Transcribe the records below exactly.

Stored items
============

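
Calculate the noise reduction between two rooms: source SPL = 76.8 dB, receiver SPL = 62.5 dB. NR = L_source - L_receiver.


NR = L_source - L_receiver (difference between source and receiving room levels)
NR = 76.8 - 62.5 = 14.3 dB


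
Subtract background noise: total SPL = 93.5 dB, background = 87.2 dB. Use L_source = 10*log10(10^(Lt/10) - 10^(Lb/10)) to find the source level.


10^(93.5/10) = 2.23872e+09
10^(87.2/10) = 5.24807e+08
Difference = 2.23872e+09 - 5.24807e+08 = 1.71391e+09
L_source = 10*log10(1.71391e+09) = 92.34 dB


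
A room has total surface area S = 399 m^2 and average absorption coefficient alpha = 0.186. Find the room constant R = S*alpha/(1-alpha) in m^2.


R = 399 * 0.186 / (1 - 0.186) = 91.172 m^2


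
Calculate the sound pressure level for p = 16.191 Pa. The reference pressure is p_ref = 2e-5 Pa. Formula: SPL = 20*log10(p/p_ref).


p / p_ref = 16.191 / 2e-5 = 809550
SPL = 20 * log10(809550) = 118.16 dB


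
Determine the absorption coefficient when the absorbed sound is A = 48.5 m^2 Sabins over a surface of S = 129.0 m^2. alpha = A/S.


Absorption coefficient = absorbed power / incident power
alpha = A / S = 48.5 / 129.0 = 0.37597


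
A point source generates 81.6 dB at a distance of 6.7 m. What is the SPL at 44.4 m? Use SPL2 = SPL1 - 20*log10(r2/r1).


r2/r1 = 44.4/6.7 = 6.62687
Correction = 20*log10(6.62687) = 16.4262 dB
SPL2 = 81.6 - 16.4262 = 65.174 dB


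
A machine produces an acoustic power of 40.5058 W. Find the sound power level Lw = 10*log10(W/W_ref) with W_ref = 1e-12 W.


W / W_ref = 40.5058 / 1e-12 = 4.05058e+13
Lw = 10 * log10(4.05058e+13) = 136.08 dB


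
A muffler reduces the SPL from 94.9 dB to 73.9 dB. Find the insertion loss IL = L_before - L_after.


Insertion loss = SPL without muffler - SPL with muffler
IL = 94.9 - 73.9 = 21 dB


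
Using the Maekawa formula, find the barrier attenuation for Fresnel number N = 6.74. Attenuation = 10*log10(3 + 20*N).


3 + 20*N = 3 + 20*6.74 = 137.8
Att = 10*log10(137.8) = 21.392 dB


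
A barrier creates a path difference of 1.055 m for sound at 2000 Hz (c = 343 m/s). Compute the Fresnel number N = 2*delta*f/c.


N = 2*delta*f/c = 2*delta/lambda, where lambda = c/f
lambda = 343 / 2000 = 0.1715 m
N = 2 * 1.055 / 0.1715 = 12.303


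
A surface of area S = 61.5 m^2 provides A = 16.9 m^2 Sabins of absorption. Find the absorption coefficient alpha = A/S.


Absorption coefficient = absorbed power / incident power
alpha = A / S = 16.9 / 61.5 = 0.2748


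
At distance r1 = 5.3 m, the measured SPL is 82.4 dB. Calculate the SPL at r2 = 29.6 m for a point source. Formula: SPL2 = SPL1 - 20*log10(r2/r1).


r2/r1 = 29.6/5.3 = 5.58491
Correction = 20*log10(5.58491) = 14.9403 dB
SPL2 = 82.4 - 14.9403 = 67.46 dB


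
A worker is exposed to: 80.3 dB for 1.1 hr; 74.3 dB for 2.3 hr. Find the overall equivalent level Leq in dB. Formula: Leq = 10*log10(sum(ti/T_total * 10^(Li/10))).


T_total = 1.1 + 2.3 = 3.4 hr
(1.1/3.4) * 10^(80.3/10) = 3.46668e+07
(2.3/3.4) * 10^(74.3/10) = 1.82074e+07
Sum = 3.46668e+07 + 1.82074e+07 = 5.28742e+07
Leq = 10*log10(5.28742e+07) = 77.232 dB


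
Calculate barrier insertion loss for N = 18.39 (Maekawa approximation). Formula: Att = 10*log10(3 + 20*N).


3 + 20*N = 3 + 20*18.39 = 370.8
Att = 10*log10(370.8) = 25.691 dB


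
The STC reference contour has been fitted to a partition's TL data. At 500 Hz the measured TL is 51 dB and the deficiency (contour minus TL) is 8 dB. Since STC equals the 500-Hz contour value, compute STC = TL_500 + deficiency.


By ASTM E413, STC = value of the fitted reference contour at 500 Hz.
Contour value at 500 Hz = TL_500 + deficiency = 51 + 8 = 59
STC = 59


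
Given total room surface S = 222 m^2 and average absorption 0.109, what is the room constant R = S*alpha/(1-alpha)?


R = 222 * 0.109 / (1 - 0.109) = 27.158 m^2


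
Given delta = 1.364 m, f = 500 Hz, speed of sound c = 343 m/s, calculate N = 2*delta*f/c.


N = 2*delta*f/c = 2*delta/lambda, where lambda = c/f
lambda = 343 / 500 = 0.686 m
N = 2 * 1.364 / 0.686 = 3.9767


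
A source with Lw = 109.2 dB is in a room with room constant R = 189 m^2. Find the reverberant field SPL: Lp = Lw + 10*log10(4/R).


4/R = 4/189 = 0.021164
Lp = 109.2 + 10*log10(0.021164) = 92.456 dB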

============

### [Task solution]
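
Calculate the noise reduction between two rooms: source SPL = 76.8 dB, receiver SPL = 62.5 dB. NR = L_source - L_receiver.


NR = L_source - L_receiver (difference between source and receiving room levels)
NR = 76.8 - 62.5 = 14.3 dB


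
Subtract background noise: total SPL = 93.5 dB, background = 87.2 dB. Use L_source = 10*log10(10^(Lt/10) - 10^(Lb/10)) to find the source level.


10^(93.5/10) = 2.23872e+09
10^(87.2/10) = 5.24807e+08
Difference = 2.23872e+09 - 5.24807e+08 = 1.71391e+09
L_source = 10*log10(1.71391e+09) = 92.34 dB


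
A room has total surface area S = 399 m^2 and average absorption coefficient alpha = 0.186. Find the room constant R = S*alpha/(1-alpha) in m^2.


R = 399 * 0.186 / (1 - 0.186) = 91.172 m^2


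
Calculate the sound pressure level for p = 16.191 Pa. The reference pressure is p_ref = 2e-5 Pa. Formula: SPL = 20*log10(p/p_ref).


p / p_ref = 16.191 / 2e-5 = 809550
SPL = 20 * log10(809550) = 118.16 dB


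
Determine the absorption coefficient when the absorbed sound is A = 48.5 m^2 Sabins over a surface of S = 129.0 m^2. alpha = A/S.


Absorption coefficient = absorbed power / incident power
alpha = A / S = 48.5 / 129.0 = 0.37597


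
A point source generates 81.6 dB at a distance of 6.7 m. What is the SPL at 44.4 m? Use SPL2 = SPL1 - 20*log10(r2/r1).


r2/r1 = 44.4/6.7 = 6.62687
Correction = 20*log10(6.62687) = 16.4262 dB
SPL2 = 81.6 - 16.4262 = 65.174 dB


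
A machine produces an acoustic power of 40.5058 W. Find the sound power level Lw = 10*log10(W/W_ref) with W_ref = 1e-12 W.


W / W_ref = 40.5058 / 1e-12 = 4.05058e+13
Lw = 10 * log10(4.05058e+13) = 136.08 dB


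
A muffler reduces the SPL from 94.9 dB to 73.9 dB. Find the insertion loss IL = L_before - L_after.


Insertion loss = SPL without muffler - SPL with muffler
IL = 94.9 - 73.9 = 21 dB


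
Using the Maekawa formula, find the barrier attenuation for Fresnel number N = 6.74. Attenuation = 10*log10(3 + 20*N).


3 + 20*N = 3 + 20*6.74 = 137.8
Att = 10*log10(137.8) = 21.392 dB


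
A barrier creates a path difference of 1.055 m for sound at 2000 Hz (c = 343 m/s). Compute the Fresnel number N = 2*delta*f/c.


N = 2*delta*f/c = 2*delta/lambda, where lambda = c/f
lambda = 343 / 2000 = 0.1715 m
N = 2 * 1.055 / 0.1715 = 12.303


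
A surface of area S = 61.5 m^2 provides A = 16.9 m^2 Sabins of absorption. Find the absorption coefficient alpha = A/S.


Absorption coefficient = absorbed power / incident power
alpha = A / S = 16.9 / 61.5 = 0.2748


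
At distance r1 = 5.3 m, the measured SPL is 82.4 dB. Calculate the SPL at r2 = 29.6 m for a point source. Formula: SPL2 = SPL1 - 20*log10(r2/r1).


r2/r1 = 29.6/5.3 = 5.58491
Correction = 20*log10(5.58491) = 14.9403 dB
SPL2 = 82.4 - 14.9403 = 67.46 dB


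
A worker is exposed to: 80.3 dB for 1.1 hr; 74.3 dB for 2.3 hr. Find the overall equivalent level Leq in dB. Formula: Leq = 10*log10(sum(ti/T_total * 10^(Li/10))).


T_total = 1.1 + 2.3 = 3.4 hr
(1.1/3.4) * 10^(80.3/10) = 3.46668e+07
(2.3/3.4) * 10^(74.3/10) = 1.82074e+07
Sum = 3.46668e+07 + 1.82074e+07 = 5.28742e+07
Leq = 10*log10(5.28742e+07) = 77.232 dB


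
Calculate barrier insertion loss for N = 18.39 (Maekawa approximation). Formula: Att = 10*log10(3 + 20*N).


3 + 20*N = 3 + 20*18.39 = 370.8
Att = 10*log10(370.8) = 25.691 dB


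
The STC reference contour has been fitted to a partition's TL data. At 500 Hz the measured TL is 51 dB and the deficiency (contour minus TL) is 8 dB. Since STC equals the 500-Hz contour value, compute STC = TL_500 + deficiency.


By ASTM E413, STC = value of the fitted reference contour at 500 Hz.
Contour value at 500 Hz = TL_500 + deficiency = 51 + 8 = 59
STC = 59


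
Given total room surface S = 222 m^2 and average absorption 0.109, what is the room constant R = S*alpha/(1-alpha)?


R = 222 * 0.109 / (1 - 0.109) = 27.158 m^2


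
Given delta = 1.364 m, f = 500 Hz, speed of sound c = 343 m/s, calculate N = 2*delta*f/c.


N = 2*delta*f/c = 2*delta/lambda, where lambda = c/f
lambda = 343 / 500 = 0.686 m
N = 2 * 1.364 / 0.686 = 3.9767


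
A source with Lw = 109.2 dB is in a room with room constant R = 189 m^2. Find the reverberant field SPL: Lp = Lw + 10*log10(4/R).


4/R = 4/189 = 0.021164
Lp = 109.2 + 10*log10(0.021164) = 92.456 dB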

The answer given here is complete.